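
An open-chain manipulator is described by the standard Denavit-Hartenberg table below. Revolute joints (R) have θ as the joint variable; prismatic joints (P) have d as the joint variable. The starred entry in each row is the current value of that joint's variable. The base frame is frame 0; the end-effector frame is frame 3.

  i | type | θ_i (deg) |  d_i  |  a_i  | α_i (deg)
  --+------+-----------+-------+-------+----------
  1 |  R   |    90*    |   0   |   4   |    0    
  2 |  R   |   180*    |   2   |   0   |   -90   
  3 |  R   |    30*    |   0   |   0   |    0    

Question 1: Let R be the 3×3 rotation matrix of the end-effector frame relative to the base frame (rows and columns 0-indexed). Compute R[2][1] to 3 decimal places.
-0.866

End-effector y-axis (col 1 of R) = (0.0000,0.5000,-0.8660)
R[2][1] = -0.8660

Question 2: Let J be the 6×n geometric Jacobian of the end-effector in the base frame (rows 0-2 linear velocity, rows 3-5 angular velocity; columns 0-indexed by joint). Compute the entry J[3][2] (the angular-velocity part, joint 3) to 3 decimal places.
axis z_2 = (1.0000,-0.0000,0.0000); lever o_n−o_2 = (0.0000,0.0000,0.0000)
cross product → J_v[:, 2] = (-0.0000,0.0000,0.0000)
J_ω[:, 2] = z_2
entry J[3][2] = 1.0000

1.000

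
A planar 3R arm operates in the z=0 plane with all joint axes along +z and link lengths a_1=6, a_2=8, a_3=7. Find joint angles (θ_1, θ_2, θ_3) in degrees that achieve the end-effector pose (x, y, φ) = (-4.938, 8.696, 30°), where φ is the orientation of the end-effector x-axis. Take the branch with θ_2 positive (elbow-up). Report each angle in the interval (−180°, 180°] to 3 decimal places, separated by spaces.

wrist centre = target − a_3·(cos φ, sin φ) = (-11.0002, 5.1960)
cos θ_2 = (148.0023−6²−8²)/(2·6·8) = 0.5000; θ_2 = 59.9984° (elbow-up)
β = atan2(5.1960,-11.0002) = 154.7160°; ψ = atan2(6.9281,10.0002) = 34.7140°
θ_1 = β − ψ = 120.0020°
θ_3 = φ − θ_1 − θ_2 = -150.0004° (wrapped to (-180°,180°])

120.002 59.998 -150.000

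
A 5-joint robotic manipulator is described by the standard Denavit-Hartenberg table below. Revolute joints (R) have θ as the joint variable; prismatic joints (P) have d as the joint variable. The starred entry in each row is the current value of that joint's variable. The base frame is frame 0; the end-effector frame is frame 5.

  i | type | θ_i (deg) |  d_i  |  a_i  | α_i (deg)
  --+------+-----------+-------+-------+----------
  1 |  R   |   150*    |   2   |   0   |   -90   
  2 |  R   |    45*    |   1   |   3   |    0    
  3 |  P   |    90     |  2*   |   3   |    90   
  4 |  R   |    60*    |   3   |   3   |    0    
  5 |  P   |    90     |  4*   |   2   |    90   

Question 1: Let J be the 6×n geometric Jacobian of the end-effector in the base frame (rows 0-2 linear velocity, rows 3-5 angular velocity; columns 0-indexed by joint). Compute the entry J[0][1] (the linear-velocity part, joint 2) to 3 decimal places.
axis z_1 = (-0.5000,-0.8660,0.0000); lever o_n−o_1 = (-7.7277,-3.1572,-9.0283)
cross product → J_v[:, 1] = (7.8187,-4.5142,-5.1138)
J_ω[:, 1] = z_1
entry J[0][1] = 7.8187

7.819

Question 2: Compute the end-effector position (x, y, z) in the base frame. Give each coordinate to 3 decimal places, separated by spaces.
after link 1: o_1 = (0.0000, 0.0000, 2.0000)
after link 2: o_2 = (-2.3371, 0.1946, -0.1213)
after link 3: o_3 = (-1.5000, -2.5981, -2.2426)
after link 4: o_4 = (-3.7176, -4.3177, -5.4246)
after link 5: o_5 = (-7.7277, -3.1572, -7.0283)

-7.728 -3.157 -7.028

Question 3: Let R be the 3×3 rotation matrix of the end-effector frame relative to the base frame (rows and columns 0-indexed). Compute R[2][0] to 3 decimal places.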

EXERCISE INSTRUCTIONS →
The full set of entries must be printed again without any alteration.

EXERCISE OUTPUT →
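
An open-chain manipulator is described by the standard Denavit-Hartenberg table below. Revolute joints (R) have θ as the joint variable; prismatic joints (P) have d as the joint variable. The starred entry in each row is the current value of that joint's variable. The base frame is frame 0; the end-effector frame is frame 3.

  i | type | θ_i (deg) |  d_i  |  a_i  | α_i (deg)
  --+------+-----------+-------+-------+----------
  1 |  R   |    90*    |   0   |   4   |    0    
  2 |  R   |   180*    |   2   |   0   |   -90   
  3 |  R   |    30*    |   0   |   0   |    0    

Question 1: Let R be the 3×3 rotation matrix of the end-effector frame relative to the base frame (rows and columns 0-indexed). Compute R[2][1] to 3 decimal places.
-0.866

End-effector y-axis (col 1 of R) = (0.0000,0.5000,-0.8660)
R[2][1] = -0.8660

Question 2: Let J be the 6×n geometric Jacobian of the end-effector in the base frame (rows 0-2 linear velocity, rows 3-5 angular velocity; columns 0-indexed by joint). Compute the entry J[3][2] (the angular-velocity part, joint 3) to 3 decimal places.
axis z_2 = (1.0000,-0.0000,0.0000); lever o_n−o_2 = (0.0000,0.0000,0.0000)
cross product → J_v[:, 2] = (-0.0000,0.0000,0.0000)
J_ω[:, 2] = z_2
entry J[3][2] = 1.0000

1.000

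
A planar 3R arm operates in the z=0 plane with all joint axes along +z and link lengths a_1=6, a_2=8, a_3=7. Find joint angles (θ_1, θ_2, θ_3) in degrees that achieve the end-effector pose (x, y, φ) = (-4.938, 8.696, 30°), where φ is the orientation of the end-effector x-axis. Take the branch with θ_2 positive (elbow-up). Report each angle in the interval (−180°, 180°] to 3 decimal places, separated by spaces.

wrist centre = target − a_3·(cos φ, sin φ) = (-11.0002, 5.1960)
cos θ_2 = (148.0023−6²−8²)/(2·6·8) = 0.5000; θ_2 = 59.9984° (elbow-up)
β = atan2(5.1960,-11.0002) = 154.7160°; ψ = atan2(6.9281,10.0002) = 34.7140°
θ_1 = β − ψ = 120.0020°
θ_3 = φ − θ_1 − θ_2 = -150.0004° (wrapped to (-180°,180°])

120.002 59.998 -150.000

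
A 5-joint robotic manipulator is described by the standard Denavit-Hartenberg table below. Revolute joints (R) have θ as the joint variable; prismatic joints (P) have d as the joint variable. The starred entry in each row is the current value of that joint's variable. The base frame is frame 0; the end-effector frame is frame 5.

  i | type | θ_i (deg) |  d_i  |  a_i  | α_i (deg)
  --+------+-----------+-------+-------+----------
  1 |  R   |   150*    |   2   |   0   |   -90   
  2 |  R   |    45*    |   1   |   3   |    0    
  3 |  P   |    90     |  2*   |   3   |    90   
  4 |  R   |    60*    |   3   |   3   |    0    
  5 |  P   |    90     |  4*   |   2   |    90   

Question 1: Let J be the 6×n geometric Jacobian of the end-effector in the base frame (rows 0-2 linear velocity, rows 3-5 angular velocity; columns 0-indexed by joint). Compute the entry J[0][1] (the linear-velocity part, joint 2) to 3 decimal places.
axis z_1 = (-0.5000,-0.8660,0.0000); lever o_n−o_1 = (-7.7277,-3.1572,-9.0283)
cross product → J_v[:, 1] = (7.8187,-4.5142,-5.1138)
J_ω[:, 1] = z_1
entry J[0][1] = 7.8187

7.819

Question 2: Compute the end-effector position (x, y, z) in the base frame. Give each coordinate to 3 decimal places, separated by spaces.
after link 1: o_1 = (0.0000, 0.0000, 2.0000)
after link 2: o_2 = (-2.3371, 0.1946, -0.1213)
after link 3: o_3 = (-1.5000, -2.5981, -2.2426)
after link 4: o_4 = (-3.7176, -4.3177, -5.4246)
after link 5: o_5 = (-7.7277, -3.1572, -7.0283)

-7.728 -3.157 -7.028

Question 3: Let R be the 3×3 rotation matrix of the end-effector frame relative to the base frame (rows and columns 0-indexed). Compute R[2][0] to 3 decimal places.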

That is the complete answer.